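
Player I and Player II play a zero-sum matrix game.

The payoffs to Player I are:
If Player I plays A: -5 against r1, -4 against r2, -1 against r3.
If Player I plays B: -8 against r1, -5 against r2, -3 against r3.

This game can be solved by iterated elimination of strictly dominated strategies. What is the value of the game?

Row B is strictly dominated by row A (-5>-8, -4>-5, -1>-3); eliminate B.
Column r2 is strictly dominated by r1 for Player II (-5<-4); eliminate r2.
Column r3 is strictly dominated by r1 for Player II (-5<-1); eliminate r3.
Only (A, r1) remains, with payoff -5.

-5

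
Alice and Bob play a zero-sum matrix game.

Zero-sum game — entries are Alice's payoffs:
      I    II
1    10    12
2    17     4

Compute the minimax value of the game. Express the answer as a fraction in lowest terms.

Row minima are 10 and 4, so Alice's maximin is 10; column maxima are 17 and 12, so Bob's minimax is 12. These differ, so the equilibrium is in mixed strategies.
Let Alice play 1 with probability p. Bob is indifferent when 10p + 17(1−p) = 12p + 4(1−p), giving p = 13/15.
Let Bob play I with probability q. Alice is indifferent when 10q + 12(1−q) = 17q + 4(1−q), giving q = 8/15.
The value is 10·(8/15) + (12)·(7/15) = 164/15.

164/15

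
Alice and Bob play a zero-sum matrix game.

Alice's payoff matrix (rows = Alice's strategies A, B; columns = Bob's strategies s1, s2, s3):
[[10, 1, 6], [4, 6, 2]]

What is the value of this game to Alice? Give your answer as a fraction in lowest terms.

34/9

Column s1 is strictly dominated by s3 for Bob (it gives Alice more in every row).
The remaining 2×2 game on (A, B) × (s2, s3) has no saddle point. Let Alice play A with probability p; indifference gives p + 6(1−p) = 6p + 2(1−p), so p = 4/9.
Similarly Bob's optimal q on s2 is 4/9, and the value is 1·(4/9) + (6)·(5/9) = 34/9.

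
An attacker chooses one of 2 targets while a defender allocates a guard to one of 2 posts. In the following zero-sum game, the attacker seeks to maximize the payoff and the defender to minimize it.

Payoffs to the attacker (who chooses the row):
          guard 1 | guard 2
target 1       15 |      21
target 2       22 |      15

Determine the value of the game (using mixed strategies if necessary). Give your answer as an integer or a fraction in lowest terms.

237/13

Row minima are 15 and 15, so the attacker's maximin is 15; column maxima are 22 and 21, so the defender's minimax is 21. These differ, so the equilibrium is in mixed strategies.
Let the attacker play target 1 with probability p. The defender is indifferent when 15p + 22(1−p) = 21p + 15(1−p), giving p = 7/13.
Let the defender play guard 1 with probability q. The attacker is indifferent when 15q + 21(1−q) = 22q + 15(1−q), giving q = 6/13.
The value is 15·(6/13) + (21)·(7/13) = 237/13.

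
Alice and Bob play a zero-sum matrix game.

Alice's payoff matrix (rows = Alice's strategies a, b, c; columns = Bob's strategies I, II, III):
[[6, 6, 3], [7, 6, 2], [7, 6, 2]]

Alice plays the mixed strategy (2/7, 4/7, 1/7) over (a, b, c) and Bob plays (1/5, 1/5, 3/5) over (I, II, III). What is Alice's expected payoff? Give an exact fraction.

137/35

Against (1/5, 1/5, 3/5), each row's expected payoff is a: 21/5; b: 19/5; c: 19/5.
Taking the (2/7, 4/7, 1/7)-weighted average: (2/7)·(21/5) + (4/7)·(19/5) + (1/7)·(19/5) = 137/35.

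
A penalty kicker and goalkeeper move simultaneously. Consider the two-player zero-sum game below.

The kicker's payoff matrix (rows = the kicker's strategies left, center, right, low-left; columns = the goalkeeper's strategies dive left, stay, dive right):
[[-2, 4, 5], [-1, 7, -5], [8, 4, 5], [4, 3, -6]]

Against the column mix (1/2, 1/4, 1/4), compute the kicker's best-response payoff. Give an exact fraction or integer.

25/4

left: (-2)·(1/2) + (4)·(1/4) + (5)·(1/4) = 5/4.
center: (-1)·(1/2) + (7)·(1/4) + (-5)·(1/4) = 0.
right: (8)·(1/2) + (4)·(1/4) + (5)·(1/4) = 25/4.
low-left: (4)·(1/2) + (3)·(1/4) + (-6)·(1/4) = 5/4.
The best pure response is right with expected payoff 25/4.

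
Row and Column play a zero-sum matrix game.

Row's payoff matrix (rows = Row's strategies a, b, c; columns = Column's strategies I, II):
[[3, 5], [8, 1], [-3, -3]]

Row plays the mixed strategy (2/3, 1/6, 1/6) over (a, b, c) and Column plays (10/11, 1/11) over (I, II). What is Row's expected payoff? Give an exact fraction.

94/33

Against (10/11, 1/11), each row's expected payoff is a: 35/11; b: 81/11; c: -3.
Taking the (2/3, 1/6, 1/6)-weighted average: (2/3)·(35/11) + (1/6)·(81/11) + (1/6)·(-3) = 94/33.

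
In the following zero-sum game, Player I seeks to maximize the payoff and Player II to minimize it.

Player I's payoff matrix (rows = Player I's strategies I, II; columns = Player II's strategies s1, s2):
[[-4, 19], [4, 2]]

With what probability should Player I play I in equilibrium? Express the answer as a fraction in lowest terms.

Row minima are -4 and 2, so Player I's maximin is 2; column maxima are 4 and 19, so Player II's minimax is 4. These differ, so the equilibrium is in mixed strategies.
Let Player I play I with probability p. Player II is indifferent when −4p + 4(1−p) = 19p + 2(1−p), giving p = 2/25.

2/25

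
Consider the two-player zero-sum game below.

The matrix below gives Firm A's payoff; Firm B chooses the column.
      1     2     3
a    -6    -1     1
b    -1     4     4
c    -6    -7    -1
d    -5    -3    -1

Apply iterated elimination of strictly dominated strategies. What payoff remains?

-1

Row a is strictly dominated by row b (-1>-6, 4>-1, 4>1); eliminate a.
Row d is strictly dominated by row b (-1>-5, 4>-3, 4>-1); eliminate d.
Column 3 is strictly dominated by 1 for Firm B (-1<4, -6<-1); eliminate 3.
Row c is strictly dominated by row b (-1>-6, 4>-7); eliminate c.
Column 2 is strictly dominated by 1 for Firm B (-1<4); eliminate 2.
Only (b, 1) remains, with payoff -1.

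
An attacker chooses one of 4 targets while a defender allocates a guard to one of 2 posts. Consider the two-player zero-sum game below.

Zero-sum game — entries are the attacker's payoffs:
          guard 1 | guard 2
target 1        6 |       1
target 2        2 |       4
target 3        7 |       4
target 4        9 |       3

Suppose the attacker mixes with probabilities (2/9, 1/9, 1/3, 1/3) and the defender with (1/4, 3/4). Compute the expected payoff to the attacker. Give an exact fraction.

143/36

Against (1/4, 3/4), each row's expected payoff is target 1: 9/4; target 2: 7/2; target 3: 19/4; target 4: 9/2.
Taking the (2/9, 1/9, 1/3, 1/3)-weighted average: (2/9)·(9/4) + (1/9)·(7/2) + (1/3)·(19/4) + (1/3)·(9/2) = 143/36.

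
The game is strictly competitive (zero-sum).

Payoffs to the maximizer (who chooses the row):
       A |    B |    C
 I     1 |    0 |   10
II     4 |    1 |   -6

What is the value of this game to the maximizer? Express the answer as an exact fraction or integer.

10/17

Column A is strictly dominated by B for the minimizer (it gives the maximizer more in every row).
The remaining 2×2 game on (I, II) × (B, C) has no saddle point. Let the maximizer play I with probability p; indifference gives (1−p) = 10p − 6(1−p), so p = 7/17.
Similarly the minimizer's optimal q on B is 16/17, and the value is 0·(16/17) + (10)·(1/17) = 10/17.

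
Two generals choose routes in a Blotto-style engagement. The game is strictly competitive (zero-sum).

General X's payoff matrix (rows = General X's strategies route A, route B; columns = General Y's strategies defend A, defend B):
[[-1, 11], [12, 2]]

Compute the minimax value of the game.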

**Task prompt**
Each line of the listing has to be reproduced exactly.

**Exercise output**
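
Player I and Player II play a zero-sum matrix game.

The payoffs to Player I are:
If Player I plays A: -5 against r1, -4 against r2, -1 against r3.
If Player I plays B: -8 against r1, -5 against r2, -3 against r3.

This game can be solved by iterated elimination of strictly dominated strategies. What is the value of the game?

Row B is strictly dominated by row A (-5>-8, -4>-5, -1>-3); eliminate B.
Column r2 is strictly dominated by r1 for Player II (-5<-4); eliminate r2.
Column r3 is strictly dominated by r1 for Player II (-5<-1); eliminate r3.
Only (A, r1) remains, with payoff -5.

-5

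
Alice and Bob play a zero-sum matrix game.

Zero-sum game — entries are Alice's payoffs:
      I    II
1    10    12
2    17     4

Compute the minimax value of the game. Express the answer as a fraction in lowest terms.

Row minima are 10 and 4, so Alice's maximin is 10; column maxima are 17 and 12, so Bob's minimax is 12. These differ, so the equilibrium is in mixed strategies.
Let Alice play 1 with probability p. Bob is indifferent when 10p + 17(1−p) = 12p + 4(1−p), giving p = 13/15.
Let Bob play I with probability q. Alice is indifferent when 10q + 12(1−q) = 17q + 4(1−q), giving q = 8/15.
The value is 10·(8/15) + (12)·(7/15) = 164/15.

164/15

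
Alice and Bob play a zero-sum matrix game.

Alice's payoff matrix (rows = Alice's strategies A, B; columns = Bob's strategies s1, s2, s3):
[[10, 1, 6], [4, 6, 2]]

What is the value of this game to Alice? Give your answer as a fraction in lowest terms.

34/9

Column s1 is strictly dominated by s3 for Bob (it gives Alice more in every row).
The remaining 2×2 game on (A, B) × (s2, s3) has no saddle point. Let Alice play A with probability p; indifference gives p + 6(1−p) = 6p + 2(1−p), so p = 4/9.
Similarly Bob's optimal q on s2 is 4/9, and the value is 1·(4/9) + (6)·(5/9) = 34/9.

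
An attacker chooses one of 2 targets while a defender allocates a guard to one of 2 posts. In the following zero-sum game, the attacker seeks to maximize the payoff and the defender to minimize it.

Payoffs to the attacker (who chooses the row):
          guard 1 | guard 2
target 1       15 |      21
target 2       22 |      15

Determine the value of the game (using mixed strategies if necessary). Give your answer as an integer or a fraction in lowest terms.

237/13

Row minima are 15 and 15, so the attacker's maximin is 15; column maxima are 22 and 21, so the defender's minimax is 21. These differ, so the equilibrium is in mixed strategies.
Let the attacker play target 1 with probability p. The defender is indifferent when 15p + 22(1−p) = 21p + 15(1−p), giving p = 7/13.
Let the defender play guard 1 with probability q. The attacker is indifferent when 15q + 21(1−q) = 22q + 15(1−q), giving q = 6/13.
The value is 15·(6/13) + (21)·(7/13) = 237/13.

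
Alice and Bob play a zero-sum matrix game.

Alice's payoff matrix (rows = Alice's strategies a, b, c; columns = Bob's strategies I, II, III):
[[6, 6, 3], [7, 6, 2], [7, 6, 2]]

Alice plays the mixed strategy (2/7, 4/7, 1/7) over (a, b, c) and Bob plays (1/5, 1/5, 3/5) over (I, II, III). What is Alice's expected payoff? Give an exact fraction.

137/35

Against (1/5, 1/5, 3/5), each row's expected payoff is a: 21/5; b: 19/5; c: 19/5.
Taking the (2/7, 4/7, 1/7)-weighted average: (2/7)·(21/5) + (4/7)·(19/5) + (1/7)·(19/5) = 137/35.

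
A penalty kicker and goalkeeper move simultaneously. Consider the two-player zero-sum game below.

The kicker's payoff matrix (rows = the kicker's strategies left, center, right, low-left; columns = the goalkeeper's strategies dive left, stay, dive right):
[[-2, 4, 5], [-1, 7, -5], [8, 4, 5], [4, 3, -6]]

Against the column mix (1/2, 1/4, 1/4), compute the kicker's best-response payoff. Give an exact fraction or integer.

25/4

left: (-2)·(1/2) + (4)·(1/4) + (5)·(1/4) = 5/4.
center: (-1)·(1/2) + (7)·(1/4) + (-5)·(1/4) = 0.
right: (8)·(1/2) + (4)·(1/4) + (5)·(1/4) = 25/4.
low-left: (4)·(1/2) + (3)·(1/4) + (-6)·(1/4) = 5/4.
The best pure response is right with expected payoff 25/4.

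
Row and Column play a zero-sum matrix game.

Row's payoff matrix (rows = Row's strategies a, b, c; columns = Column's strategies I, II):
[[3, 5], [8, 1], [-3, -3]]

Row plays the mixed strategy (2/3, 1/6, 1/6) over (a, b, c) and Column plays (10/11, 1/11) over (I, II). What is Row's expected payoff? Give an exact fraction.

94/33

Against (10/11, 1/11), each row's expected payoff is a: 35/11; b: 81/11; c: -3.
Taking the (2/3, 1/6, 1/6)-weighted average: (2/3)·(35/11) + (1/6)·(81/11) + (1/6)·(-3) = 94/33.

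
In the following zero-sum game, Player I seeks to maximize the payoff and Player II to minimize it.

Player I's payoff matrix (rows = Player I's strategies I, II; columns = Player II's strategies s1, s2):
[[-4, 19], [4, 2]]

With what probability should Player I play I in equilibrium? Express the answer as a fraction in lowest terms.

Row minima are -4 and 2, so Player I's maximin is 2; column maxima are 4 and 19, so Player II's minimax is 4. These differ, so the equilibrium is in mixed strategies.
Let Player I play I with probability p. Player II is indifferent when −4p + 4(1−p) = 19p + 2(1−p), giving p = 2/25.

2/25

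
Consider the two-player zero-sum game below.

The matrix below gives Firm A's payoff; Firm B chooses the column.
      1     2     3
a    -6    -1     1
b    -1     4     4
c    -6    -7    -1
d    -5    -3    -1

Apply iterated elimination of strictly dominated strategies. What payoff remains?

-1

Row a is strictly dominated by row b (-1>-6, 4>-1, 4>1); eliminate a.
Row d is strictly dominated by row b (-1>-5, 4>-3, 4>-1); eliminate d.
Column 3 is strictly dominated by 1 for Firm B (-1<4, -6<-1); eliminate 3.
Row c is strictly dominated by row b (-1>-6, 4>-7); eliminate c.
Column 2 is strictly dominated by 1 for Firm B (-1<4); eliminate 2.
Only (b, 1) remains, with payoff -1.

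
An attacker chooses one of 4 targets while a defender allocates a guard to one of 2 posts. Consider the two-player zero-sum game below.

Zero-sum game — entries are the attacker's payoffs:
          guard 1 | guard 2
target 1        6 |       1
target 2        2 |       4
target 3        7 |       4
target 4        9 |       3

Suppose the attacker mixes with probabilities (2/9, 1/9, 1/3, 1/3) and the defender with (1/4, 3/4). Compute the expected payoff to the attacker. Give an exact fraction.

143/36

Against (1/4, 3/4), each row's expected payoff is target 1: 9/4; target 2: 7/2; target 3: 19/4; target 4: 9/2.
Taking the (2/9, 1/9, 1/3, 1/3)-weighted average: (2/9)·(9/4) + (1/9)·(7/2) + (1/3)·(19/4) + (1/3)·(9/2) = 143/36.

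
The game is strictly competitive (zero-sum).

Payoffs to the maximizer (who chooses the row):
       A |    B |    C
 I     1 |    0 |   10
II     4 |    1 |   -6

What is the value of this game to the maximizer? Express the answer as an exact fraction or integer.

10/17

Column A is strictly dominated by B for the minimizer (it gives the maximizer more in every row).
The remaining 2×2 game on (I, II) × (B, C) has no saddle point. Let the maximizer play I with probability p; indifference gives (1−p) = 10p − 6(1−p), so p = 7/17.
Similarly the minimizer's optimal q on B is 16/17, and the value is 0·(16/17) + (10)·(1/17) = 10/17.

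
Two generals choose routes in a Blotto-style engagement. The game is strictly competitive (zero-sum).

General X's payoff matrix (rows = General X's strategies route A, route B; columns = General Y's strategies defend A, defend B):
[[-1, 11], [12, 2]]

Compute the minimax value of the game.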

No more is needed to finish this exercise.